• Exercise aim:
Print, exactly as written, every line from the first line of the records below through the line containing "voice 2: F4:4", and nothing further.

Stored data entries
== == ==

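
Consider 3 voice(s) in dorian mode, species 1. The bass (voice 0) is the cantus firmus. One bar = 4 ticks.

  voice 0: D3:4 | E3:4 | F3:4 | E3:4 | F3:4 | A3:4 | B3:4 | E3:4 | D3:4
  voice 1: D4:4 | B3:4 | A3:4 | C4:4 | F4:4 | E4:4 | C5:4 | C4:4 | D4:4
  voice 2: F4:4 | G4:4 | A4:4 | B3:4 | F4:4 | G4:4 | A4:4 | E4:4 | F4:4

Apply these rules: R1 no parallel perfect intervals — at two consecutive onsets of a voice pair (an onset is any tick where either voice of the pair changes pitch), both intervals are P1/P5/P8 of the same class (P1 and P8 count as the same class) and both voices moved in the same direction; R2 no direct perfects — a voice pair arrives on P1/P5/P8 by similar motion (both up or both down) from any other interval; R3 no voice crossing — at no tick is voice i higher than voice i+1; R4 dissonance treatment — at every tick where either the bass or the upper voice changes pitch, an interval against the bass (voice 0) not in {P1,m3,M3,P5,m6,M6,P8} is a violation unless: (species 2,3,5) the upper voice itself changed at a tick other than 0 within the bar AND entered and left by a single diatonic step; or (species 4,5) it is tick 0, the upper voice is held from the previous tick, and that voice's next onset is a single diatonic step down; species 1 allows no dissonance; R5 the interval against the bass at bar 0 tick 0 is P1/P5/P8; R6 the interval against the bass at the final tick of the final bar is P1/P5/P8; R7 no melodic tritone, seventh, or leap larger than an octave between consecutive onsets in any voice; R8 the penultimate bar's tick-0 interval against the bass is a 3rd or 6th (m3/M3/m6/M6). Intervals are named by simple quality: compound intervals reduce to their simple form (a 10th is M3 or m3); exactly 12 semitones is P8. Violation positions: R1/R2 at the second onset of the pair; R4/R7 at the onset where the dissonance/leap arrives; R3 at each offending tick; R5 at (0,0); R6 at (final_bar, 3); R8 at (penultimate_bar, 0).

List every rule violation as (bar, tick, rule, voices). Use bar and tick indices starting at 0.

bar 0: v0=D3 v1=D4 v2=F4 downbeat m3
bar 1: v0=E3 v1=B3 v2=G4 downbeat m3
bar 2: v0=F3 v1=A3 v2=A4 downbeat M3
bar 3: v0=E3 v1=C4 v2=B3 downbeat P5
bar 4: v0=F3 v1=F4 v2=F4 downbeat P8
bar 5: v0=A3 v1=E4 v2=G4 downbeat m7
bar 6: v0=B3 v1=C5 v2=A4 downbeat m7
bar 7: v0=E3 v1=C4 v2=E4 downbeat P8
bar 8: v0=D3 v1=D4 v2=F4 downbeat m3
  -> R5 @ bar 0 tick 0 v(0, 2): opens on m3
  -> R2 @ bar 3 tick 0 v(0, 2): F3/A4 M3 -> E3/B3 P5 similar
  -> R3 @ bar 3 tick 0 v(1, 2): C4 above B3
  -> R7 @ bar 3 tick 0 v(2,): A4->B3 leap 10st
  -> R3 @ bar 3 tick 1 v(1, 2): C4 above B3
  -> R3 @ bar 3 tick 2 v(1, 2): C4 above B3
  -> R3 @ bar 3 tick 3 v(1, 2): C4 above B3
  -> R2 @ bar 4 tick 0 v(0, 1): E3/C4 m6 -> F3/F4 P8 similar
  -> R2 @ bar 4 tick 0 v(0, 2): E3/B3 P5 -> F3/F4 P8 similar
  -> R2 @ bar 4 tick 0 v(1, 2): C4/B3 m2 -> F4/F4 P1 similar
  -> R7 @ bar 4 tick 0 v(2,): B3->F4 leap 6st
  -> R4 @ bar 5 tick 0 v(0, 2): A3/G4 m7 untreated
  -> R3 @ bar 6 tick 0 v(1, 2): C5 above A4
  -> R4 @ bar 6 tick 0 v(0, 1): B3/C5 m2 untreated
  -> R4 @ bar 6 tick 0 v(0, 2): B3/A4 m7 untreated
  -> R3 @ bar 6 tick 1 v(1, 2): C5 above A4
  -> R3 @ bar 6 tick 2 v(1, 2): C5 above A4
  -> R3 @ bar 6 tick 3 v(1, 2): C5 above A4
  -> R2 @ bar 7 tick 0 v(0, 2): B3/A4 m7 -> E3/E4 P8 similar
  -> R8 @ bar 7 tick 0 v(0, 2): penult P8 not 3rd/6th
  -> R6 @ bar 8 tick 3 v(0, 2): closes on m3

(0, 0, R5, (0, 2))
(3, 0, R2, (0, 2))
(3, 0, R3, (1, 2))
(3, 0, R7, (2,))
(3, 1, R3, (1, 2))
(3, 2, R3, (1, 2))
(3, 3, R3, (1, 2))
(4, 0, R2, (0, 1))
(4, 0, R2, (0, 2))
(4, 0, R2, (1, 2))
(4, 0, R7, (2,))
(5, 0, R4, (0, 2))
(6, 0, R3, (1, 2))
(6, 0, R4, (0, 1))
(6, 0, R4, (0, 2))
(6, 1, R3, (1, 2))
(6, 2, R3, (1, 2))
(6, 3, R3, (1, 2))
(7, 0, R2, (0, 2))
(7, 0, R8, (0, 2))
(8, 3, R6, (0, 2))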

== == ==

• Exercise response:
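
Consider 3 voice(s) in dorian mode, species 1. The bass (voice 0) is the cantus firmus. One bar = 4 ticks.

  voice 0: D3:4 | E3:4 | F3:4 | E3:4 | F3:4 | A3:4 | B3:4 | E3:4 | D3:4
  voice 1: D4:4 | B3:4 | A3:4 | C4:4 | F4:4 | E4:4 | C5:4 | C4:4 | D4:4
  voice 2: F4:4 | G4:4 | A4:4 | B3:4 | F4:4 | G4:4 | A4:4 | E4:4 | F4:4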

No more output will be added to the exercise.